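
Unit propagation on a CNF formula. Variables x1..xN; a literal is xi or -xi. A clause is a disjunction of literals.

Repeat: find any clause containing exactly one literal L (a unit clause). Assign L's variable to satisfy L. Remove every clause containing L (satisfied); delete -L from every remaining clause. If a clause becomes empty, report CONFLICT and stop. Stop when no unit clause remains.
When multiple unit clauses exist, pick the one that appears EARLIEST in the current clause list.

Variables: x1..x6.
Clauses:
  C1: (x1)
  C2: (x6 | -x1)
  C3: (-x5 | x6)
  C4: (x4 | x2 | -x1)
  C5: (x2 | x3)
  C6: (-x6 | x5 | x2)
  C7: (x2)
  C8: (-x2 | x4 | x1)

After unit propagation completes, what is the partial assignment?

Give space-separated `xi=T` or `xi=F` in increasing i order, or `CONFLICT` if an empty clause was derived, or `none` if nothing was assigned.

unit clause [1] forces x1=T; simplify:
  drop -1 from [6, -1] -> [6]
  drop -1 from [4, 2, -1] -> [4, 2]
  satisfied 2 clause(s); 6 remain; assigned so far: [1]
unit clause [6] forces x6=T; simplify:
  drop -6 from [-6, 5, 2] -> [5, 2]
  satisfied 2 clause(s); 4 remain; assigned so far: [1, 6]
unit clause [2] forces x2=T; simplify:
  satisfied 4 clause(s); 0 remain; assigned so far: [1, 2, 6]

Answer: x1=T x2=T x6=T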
--
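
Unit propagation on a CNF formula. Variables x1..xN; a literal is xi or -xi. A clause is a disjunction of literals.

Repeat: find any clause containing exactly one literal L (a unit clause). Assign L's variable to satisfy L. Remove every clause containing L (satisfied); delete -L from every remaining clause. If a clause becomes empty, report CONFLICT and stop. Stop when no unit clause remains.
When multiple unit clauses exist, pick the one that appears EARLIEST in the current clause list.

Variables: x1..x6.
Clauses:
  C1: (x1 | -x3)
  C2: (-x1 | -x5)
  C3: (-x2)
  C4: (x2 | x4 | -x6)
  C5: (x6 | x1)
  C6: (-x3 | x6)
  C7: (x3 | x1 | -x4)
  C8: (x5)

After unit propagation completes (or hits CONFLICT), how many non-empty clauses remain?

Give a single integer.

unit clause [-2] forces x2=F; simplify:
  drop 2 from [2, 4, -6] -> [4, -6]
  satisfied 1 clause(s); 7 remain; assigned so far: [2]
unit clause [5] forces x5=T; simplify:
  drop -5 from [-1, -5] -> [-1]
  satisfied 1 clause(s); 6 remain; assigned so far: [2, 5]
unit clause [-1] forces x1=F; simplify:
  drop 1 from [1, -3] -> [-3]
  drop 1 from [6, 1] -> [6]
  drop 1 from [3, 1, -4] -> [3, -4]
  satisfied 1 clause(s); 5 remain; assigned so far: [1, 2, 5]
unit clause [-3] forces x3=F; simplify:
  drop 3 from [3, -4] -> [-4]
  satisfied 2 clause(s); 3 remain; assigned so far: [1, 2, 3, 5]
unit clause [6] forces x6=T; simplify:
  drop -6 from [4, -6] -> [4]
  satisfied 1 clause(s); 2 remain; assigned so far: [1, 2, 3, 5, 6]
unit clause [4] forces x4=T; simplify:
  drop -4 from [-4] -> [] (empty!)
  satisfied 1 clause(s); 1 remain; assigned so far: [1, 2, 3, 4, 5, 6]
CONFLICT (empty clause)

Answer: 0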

• _What the task requires_
Filter the entries and copy out every line with the word "propagation".

• _Task response_
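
Unit propagation on a CNF formula. Variables x1..xN; a literal is xi or -xi. A clause is a disjunction of literals.
After unit propagation completes, what is the partial assignment?
Unit propagation on a CNF formula. Variables x1..xN; a literal is xi or -xi. A clause is a disjunction of literals.
After unit propagation completes (or hits CONFLICT), how many non-empty clauses remain?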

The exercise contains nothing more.